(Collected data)

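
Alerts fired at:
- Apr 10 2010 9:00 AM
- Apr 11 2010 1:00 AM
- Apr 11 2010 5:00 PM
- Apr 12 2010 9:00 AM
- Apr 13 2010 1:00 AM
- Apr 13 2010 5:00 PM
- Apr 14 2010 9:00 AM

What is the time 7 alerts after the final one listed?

Apr 19 2010 1:00 AM

Spacing: 16, 16, 16, 16, 16, 16 h — constant 16 h.
Apr 14 2010 9:00 AM + 16 h = Apr 15 2010 1:00 AM.
Apr 15 2010 1:00 AM + 16 h = Apr 15 2010 5:00 PM.
Apr 15 2010 5:00 PM + 16 h = Apr 16 2010 9:00 AM.
Apr 16 2010 9:00 AM + 16 h = Apr 17 2010 1:00 AM.
Apr 17 2010 1:00 AM + 16 h = Apr 17 2010 5:00 PM.
Apr 17 2010 5:00 PM + 16 h = Apr 18 2010 9:00 AM.
Apr 18 2010 9:00 AM + 16 h = Apr 19 2010 1:00 AM.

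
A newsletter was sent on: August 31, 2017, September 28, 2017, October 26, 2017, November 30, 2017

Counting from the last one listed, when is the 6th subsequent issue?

May 31, 2018

Every date is a Thursday; gaps 28, 28, 35 days.
Each is the last Thursday of its month (at least one falls on the 29th or later, ruling out '4th Thursday').
Last Thursday of December 2017: December 28, 2017.
January 2018 ends with Thursday January 25, 2018.
February 2018 ends with Thursday February 22, 2018.
Last Thursday of March 2018: March 29, 2018.
April 2018 ends with Thursday April 26, 2018.
Last Thursday of May 2018: May 31, 2018.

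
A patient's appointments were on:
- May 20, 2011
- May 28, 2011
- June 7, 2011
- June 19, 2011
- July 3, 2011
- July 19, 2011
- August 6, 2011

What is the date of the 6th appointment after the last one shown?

Intervals are 8, 10, 12, 14, 16, 18 days — an arithmetic progression with common difference 2.
Next gap: 20 days. August 6, 2011 + 20 days = August 26, 2011.
Next gap: 22 days. August 26, 2011 + 22 days = September 17, 2011.
Next gap: 24 days. September 17, 2011 + 24 days = October 11, 2011.
Next gap: 26 days. October 11, 2011 + 26 days = November 6, 2011.
Next gap: 28 days. November 6, 2011 + 28 days = December 4, 2011.
Next gap: 30 days. December 4, 2011 + 30 days = January 3, 2012.

January 3, 2012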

** EXERCISE OBJECTIVE **
Once you find the line with "- Apr 12 2010 9:00 AM" in the entries above, output it and each line after it up to and including the line with "- August 6, 2011", and nothing else.

** ANSWER TO THIS EXERCISE **
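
- Apr 12 2010 9:00 AM
- Apr 13 2010 1:00 AM
- Apr 13 2010 5:00 PM
- Apr 14 2010 9:00 AM

What is the time 7 alerts after the final one listed?

Apr 19 2010 1:00 AM

Spacing: 16, 16, 16, 16, 16, 16 h — constant 16 h.
Apr 14 2010 9:00 AM + 16 h = Apr 15 2010 1:00 AM.
Apr 15 2010 1:00 AM + 16 h = Apr 15 2010 5:00 PM.
Apr 15 2010 5:00 PM + 16 h = Apr 16 2010 9:00 AM.
Apr 16 2010 9:00 AM + 16 h = Apr 17 2010 1:00 AM.
Apr 17 2010 1:00 AM + 16 h = Apr 17 2010 5:00 PM.
Apr 17 2010 5:00 PM + 16 h = Apr 18 2010 9:00 AM.
Apr 18 2010 9:00 AM + 16 h = Apr 19 2010 1:00 AM.

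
A newsletter was sent on: August 31, 2017, September 28, 2017, October 26, 2017, November 30, 2017

Counting from the last one listed, when is the 6th subsequent issue?

May 31, 2018

Every date is a Thursday; gaps 28, 28, 35 days.
Each is the last Thursday of its month (at least one falls on the 29th or later, ruling out '4th Thursday').
Last Thursday of December 2017: December 28, 2017.
January 2018 ends with Thursday January 25, 2018.
February 2018 ends with Thursday February 22, 2018.
Last Thursday of March 2018: March 29, 2018.
April 2018 ends with Thursday April 26, 2018.
Last Thursday of May 2018: May 31, 2018.

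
A patient's appointments were on:
- May 20, 2011
- May 28, 2011
- June 7, 2011
- June 19, 2011
- July 3, 2011
- July 19, 2011
- August 6, 2011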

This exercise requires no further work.